For the data below, give again exactly the lines from the one containing "2 + 3 + ... + 248 = ?" through the one containing "Use the ratio test on Σ(10·n!/30ⁿ).", both ends included, and no others.

Top of Data to use

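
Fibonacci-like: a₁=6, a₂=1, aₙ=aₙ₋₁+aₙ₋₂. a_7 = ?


Computing iteratively: 6, 1, 7, 8, 15, 23, 38
a_7 = 38

a_7 = 38


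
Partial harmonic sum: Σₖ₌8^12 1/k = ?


Σₖ₌8^12 1/k = 1/8 + 1/9 + 1/10 + 1/11 + 1/12
= 2021/3960
≈ 0.5104

Sum = 2021/3960 ≈ 0.5104


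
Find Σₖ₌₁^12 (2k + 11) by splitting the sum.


Σ(2k+11) = 2·Σk + 11·n
= 2·78 + 11·12
= 156 + 132 = 288

Σ = 288


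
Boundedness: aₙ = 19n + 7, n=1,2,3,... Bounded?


aₙ = 19n + 7 → as n→∞, aₙ→∞
No finite upper bound exists
The sequence is UNBOUNDED

Unbounded (aₙ → ∞ as n → ∞)


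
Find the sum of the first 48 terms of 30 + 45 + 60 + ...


aₙ = 30 + (48-1)×15 = 735
Sₙ = n(a₁+aₙ)/2 = 48×(30+735)/2
= 48×765/2 = 18360

S_48 = 18360


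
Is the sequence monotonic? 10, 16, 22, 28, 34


Differences: 6, 6, 6, 6
All differences > 0 → strictly INCREASING

Monotonically increasing


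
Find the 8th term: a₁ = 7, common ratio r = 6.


aₙ = a₁·r^(n-1)
= 7×6^7
= 7×279936
= 1959552

a_8 = 1959552


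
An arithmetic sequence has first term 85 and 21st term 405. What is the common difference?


d = (aₙ - a₁)/(n-1)
= (405 - 85)/(21-1)
= 320/20 = 16

d = 16


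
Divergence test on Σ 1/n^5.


lim(n→∞) 1/n^5 = 0
lim aₙ = 0 → nth-term test is INCONCLUSIVE
(Need other tests; this is actually a convergent p-series with p=5 > 1)

Inconclusive (lim aₙ = 0; need another test)


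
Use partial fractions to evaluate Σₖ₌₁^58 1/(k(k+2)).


1/(k(k+2)) = (1/2)·(1/k - 1/(k+2)) (partial fractions)
Telescoping: Σ = (1/2)·(1 + 1/2 - 1/59 - 1/60) = 5191/7080

Sum = 5191/7080


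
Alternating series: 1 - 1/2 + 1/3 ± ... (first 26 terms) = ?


S = 1 - 1/2 + 1/3 - 1/4 + 1/5 - 1/6 + 1/7 - 1/8 ± ...
= 0.6743
(Full series converges to +ln(2) ≈ +0.6931)

S_26 = 0.6743


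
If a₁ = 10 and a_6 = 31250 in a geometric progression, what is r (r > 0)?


r^(n-1) = aₙ/a₁
r^5 = 31250/10 = 3125
r = 3125^(1/5)
= 5

r = 5


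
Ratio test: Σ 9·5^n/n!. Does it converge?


aₙ = 9·5^n/n!
a_{n+1}/aₙ = 5^(n+1)/(n+1)! × n!/5^n  (constant 9 cancels)
= 5/(n+1)
L = lim(n→∞) 5/(n+1) = 0
L < 1 → series CONVERGES

Converges (ratio test: L = 0 < 1)


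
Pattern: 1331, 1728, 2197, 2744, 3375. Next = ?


Pattern: perfect cubes: n³
Terms: 1331, 1728, 2197, 2744, 3375
Next term = 4096

Next term = 4096


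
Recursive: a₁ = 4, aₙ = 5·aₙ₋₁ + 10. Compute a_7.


Computing step by step:
a_1 = 4
a_2 = 30
a_3 = 160
a_4 = 810
a_5 = 4060
a_6 = 20310
a_7 = 101560


a_7 = 101560


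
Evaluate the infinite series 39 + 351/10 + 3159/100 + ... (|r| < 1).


S∞ = a₁/(1-r) = 39/(1 - 9/10)
= 39/(1/10)
= 390

S∞ = 390


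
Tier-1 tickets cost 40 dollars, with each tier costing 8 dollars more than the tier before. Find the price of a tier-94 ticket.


aₙ = a₁ + (n-1)d
= 40 + (94-1)×8
= 40 + 744
= 784

a_94 = 784


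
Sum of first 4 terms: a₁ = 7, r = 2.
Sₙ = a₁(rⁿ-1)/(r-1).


Sₙ = 7×(2^4 - 1)/(2 - 1)
= 7×(16 - 1)/1
= 7×15/1
= 105

S_4 = 105


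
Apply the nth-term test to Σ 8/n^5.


lim(n→∞) 8/n^5 = 0
lim aₙ = 0 → nth-term test is INCONCLUSIVE
(Need other tests; this is actually a convergent p-series with p=5 > 1)

Inconclusive (lim aₙ = 0; need another test)


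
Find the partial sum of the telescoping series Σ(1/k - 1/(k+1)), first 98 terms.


Telescoping: adjacent terms cancel.
= 1/1 - 1/99
= 1 - 1/99 = 98/99

Sum = 98/99


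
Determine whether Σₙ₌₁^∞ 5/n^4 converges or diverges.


p-series test: Σ c/n^p converges if p > 1, diverges if p ≤ 1 (constant c > 0 doesn't affect convergence).
p = 4
4 > 1 → CONVERGES

Converges (p = 4 > 1)


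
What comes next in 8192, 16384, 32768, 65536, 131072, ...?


Pattern: powers of 2: 2ⁿ
Terms: 8192, 16384, 32768, 65536, 131072
Next term = 262144

Next term = 262144


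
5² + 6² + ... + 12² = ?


Σₖ₌5^12 k² = Σₖ₌₁^12 k² − Σₖ₌₁^4 k²
= 12·13·25/6 − 4·5·9/6
= 650 − 30 = 620

Σk² = 620


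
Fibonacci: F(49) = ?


Fibonacci sequence: 1, 1, 2, 3, 5, 8, 13, 21, 34, 55, 89, ...
F(49) = 7778742049

F(49) = 7778742049


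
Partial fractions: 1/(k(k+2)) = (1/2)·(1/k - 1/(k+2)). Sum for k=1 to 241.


1/(k(k+2)) = (1/2)·(1/k - 1/(k+2)) (partial fractions)
Telescoping: Σ = (1/2)·(1 + 1/2 - 1/242 - 1/243) = 21931/29403

Sum = 21931/29403


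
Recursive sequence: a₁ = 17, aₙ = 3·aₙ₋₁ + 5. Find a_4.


Computing step by step:
a_1 = 17
a_2 = 56
a_3 = 173
a_4 = 524


a_4 = 524


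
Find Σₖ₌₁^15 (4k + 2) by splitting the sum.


Σ(4k+2) = 4·Σk + 2·n
= 4·120 + 2·15
= 480 + 30 = 510

Σ = 510


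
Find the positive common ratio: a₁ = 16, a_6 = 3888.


r^(n-1) = aₙ/a₁
r^5 = 3888/16 = 243
r = 243^(1/5)
= 3

r = 3


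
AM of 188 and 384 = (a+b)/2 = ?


AM = (188 + 384)/2 = 572/2 = 286

AM = 286


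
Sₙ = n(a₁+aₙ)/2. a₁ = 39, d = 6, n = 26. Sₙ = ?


aₙ = 39 + (26-1)×6 = 189
Sₙ = n(a₁+aₙ)/2 = 26×(39+189)/2
= 26×228/2 = 2964

S_26 = 2964


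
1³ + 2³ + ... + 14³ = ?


n(n+1)/2 = 14×15/2 = 105
Σk³ = 105² = 11025

Σk³ = 11025


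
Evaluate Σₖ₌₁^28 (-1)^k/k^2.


S = -1 + 1/4 - 1/9 + 1/16 - 1/25 + 1/36 - 1/49 + 1/64 ± ...
= -0.8219
(Full series converges to -π²/12 ≈ -0.8225)

S_28 = -0.8219


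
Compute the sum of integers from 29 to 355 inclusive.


Σₖ₌29^355 k = Σₖ₌₁^355 k − Σₖ₌₁^28 k
= 355·356/2 − 28·29/2
= 63190 − 406 = 62784

Σk = 62784


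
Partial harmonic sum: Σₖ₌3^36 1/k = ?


Σₖ₌3^36 1/k = 1/3 + 1/4 + 1/5 + ... + 1/36
= 35110531858309/13127595717600
≈ 2.6746

Sum = 35110531858309/13127595717600 ≈ 2.6746


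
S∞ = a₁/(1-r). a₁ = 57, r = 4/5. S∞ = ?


S∞ = a₁/(1-r) = 57/(1 - 4/5)
= 57/(1/5)
= 285

S∞ = 285


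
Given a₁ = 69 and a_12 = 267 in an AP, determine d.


d = (aₙ - a₁)/(n-1)
= (267 - 69)/(12-1)
= 198/11 = 18

d = 18


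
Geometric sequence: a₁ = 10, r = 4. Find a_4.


aₙ = a₁·r^(n-1)
= 10×4^3
= 10×64
= 640

a_4 = 640


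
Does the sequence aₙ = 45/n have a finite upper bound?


a₁ = 45, a₂ = 45/2, a₃ = 45/3, ...
0 < aₙ ≤ 45 for all n ≥ 1
Lower bound: 0, Upper bound: 45
The sequence IS bounded

Bounded (0 < aₙ ≤ 45)


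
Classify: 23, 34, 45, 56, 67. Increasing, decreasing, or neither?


Differences: 11, 11, 11, 11
All differences > 0 → strictly INCREASING

Monotonically increasing


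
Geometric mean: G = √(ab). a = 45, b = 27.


GM = √(45×27) = √1215 = 34.8569

GM = 34.8569


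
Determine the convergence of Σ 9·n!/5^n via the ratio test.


aₙ = 9·n!/5^n
a_{n+1}/aₙ = (n+1)!/5^(n+1) × 5^n/n!  (constant 9 cancels)
= (n+1)/5
L = lim(n→∞) (n+1)/5 = ∞
L > 1 → series DIVERGES

Diverges (ratio test: L = ∞ > 1)


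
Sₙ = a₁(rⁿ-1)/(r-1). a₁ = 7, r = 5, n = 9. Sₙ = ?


Sₙ = 7×(5^9 - 1)/(5 - 1)
= 7×(1953125 - 1)/4
= 7×1953124/4
= 3417967

S_9 = 3417967


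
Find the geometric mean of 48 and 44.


GM = √(48×44) = √2112 = 45.9565

GM = 45.9565


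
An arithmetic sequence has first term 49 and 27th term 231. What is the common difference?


d = (aₙ - a₁)/(n-1)
= (231 - 49)/(27-1)
= 182/26 = 7

d = 7


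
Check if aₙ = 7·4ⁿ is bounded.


aₙ = 7·4ⁿ → as n→∞, aₙ→∞ (since base 4 > 1)
No finite upper bound exists
The sequence is UNBOUNDED

Unbounded (aₙ → ∞ as n → ∞)


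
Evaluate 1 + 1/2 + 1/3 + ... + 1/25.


H_25 = 1/1 + 1/2 + 1/3 + ... + 1/25
= 34052522467/8923714800
≈ 3.816

H_25 = 34052522467/8923714800 ≈ 3.816


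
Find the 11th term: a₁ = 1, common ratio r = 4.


aₙ = a₁·r^(n-1)
= 1×4^10
= 1×1048576
= 1048576

a_11 = 1048576


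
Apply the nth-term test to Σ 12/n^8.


lim(n→∞) 12/n^8 = 0
lim aₙ = 0 → nth-term test is INCONCLUSIVE
(Need other tests; this is actually a convergent p-series with p=8 > 1)

Inconclusive (lim aₙ = 0; need another test)


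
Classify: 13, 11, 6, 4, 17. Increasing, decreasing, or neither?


Differences: -2, -5, -2, 13
Difference at position 4 is +13 (> 0) but position 1 is -2 (< 0) — sequence both rises and falls
→ NOT monotonic

Not monotonic


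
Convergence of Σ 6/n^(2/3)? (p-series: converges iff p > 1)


p-series test: Σ c/n^p converges if p > 1, diverges if p ≤ 1 (constant c > 0 doesn't affect convergence).
p = 2/3
2/3 ≤ 1 → DIVERGES

Diverges (p = 2/3 ≤ 1)


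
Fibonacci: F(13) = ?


Fibonacci sequence: 1, 1, 2, 3, 5, 8, 13, 21, 34, 55, 89, ...
F(13) = 233

F(13) = 233


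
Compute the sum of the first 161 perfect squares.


n = 161
n(n+1)(2n+1)/6 = 161×162×323/6
= 8424486/6 = 1404081

Σk² = 1404081


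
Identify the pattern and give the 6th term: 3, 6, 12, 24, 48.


Pattern: geometric (r=2)
Terms: 3, 6, 12, 24, 48
Next term = 96

Next term = 96


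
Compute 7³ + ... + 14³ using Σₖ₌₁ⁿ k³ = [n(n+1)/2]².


Σₖ₌7^14 k³ = [14·15/2]² − [6·7/2]²
= 11025 − 441 = 10584

Σk³ = 10584


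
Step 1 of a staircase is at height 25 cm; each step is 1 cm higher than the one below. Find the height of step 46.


aₙ = a₁ + (n-1)d
= 25 + (46-1)×1
= 25 + 45
= 70

a_46 = 70


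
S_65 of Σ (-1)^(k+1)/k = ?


S = 1 - 1/2 + 1/3 - 1/4 + 1/5 - 1/6 + 1/7 - 1/8 ± ...
= 0.7008
(Full series converges to +ln(2) ≈ +0.6931)

S_65 = 0.7008


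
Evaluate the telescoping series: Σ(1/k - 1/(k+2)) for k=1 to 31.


Telescoping with gap 2: two head and two tail terms survive.
= (1 + 1/2) - (1/32 + 1/33)
= 3/2 - 1/32 - 1/33 = 1519/1056

Sum = 1519/1056


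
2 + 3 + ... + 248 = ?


Σₖ₌2^248 k = Σₖ₌₁^248 k − Σₖ₌₁^1 k
= 248·249/2 − 1·2/2
= 30876 − 1 = 30875

Σk = 30875


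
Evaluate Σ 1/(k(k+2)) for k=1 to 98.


1/(k(k+2)) = (1/2)·(1/k - 1/(k+2)) (partial fractions)
Telescoping: Σ = (1/2)·(1 + 1/2 - 1/99 - 1/100) = 14651/19800

Sum = 14651/19800


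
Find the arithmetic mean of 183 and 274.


AM = (183 + 274)/2 = 457/2 = 228.5

AM = 228.5


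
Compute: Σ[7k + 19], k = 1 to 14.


Σ(7k+19) = 7·Σk + 19·n
= 7·105 + 19·14
= 735 + 266 = 1001

Σ = 1001


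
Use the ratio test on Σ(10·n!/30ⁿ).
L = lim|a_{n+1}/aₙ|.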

Bottom of Data to use

Written response -
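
2 + 3 + ... + 248 = ?


Σₖ₌2^248 k = Σₖ₌₁^248 k − Σₖ₌₁^1 k
= 248·249/2 − 1·2/2
= 30876 − 1 = 30875

Σk = 30875


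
Evaluate Σ 1/(k(k+2)) for k=1 to 98.


1/(k(k+2)) = (1/2)·(1/k - 1/(k+2)) (partial fractions)
Telescoping: Σ = (1/2)·(1 + 1/2 - 1/99 - 1/100) = 14651/19800

Sum = 14651/19800


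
Find the arithmetic mean of 183 and 274.


AM = (183 + 274)/2 = 457/2 = 228.5

AM = 228.5


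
Compute: Σ[7k + 19], k = 1 to 14.


Σ(7k+19) = 7·Σk + 19·n
= 7·105 + 19·14
= 735 + 266 = 1001

Σ = 1001


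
Use the ratio test on Σ(10·n!/30ⁿ).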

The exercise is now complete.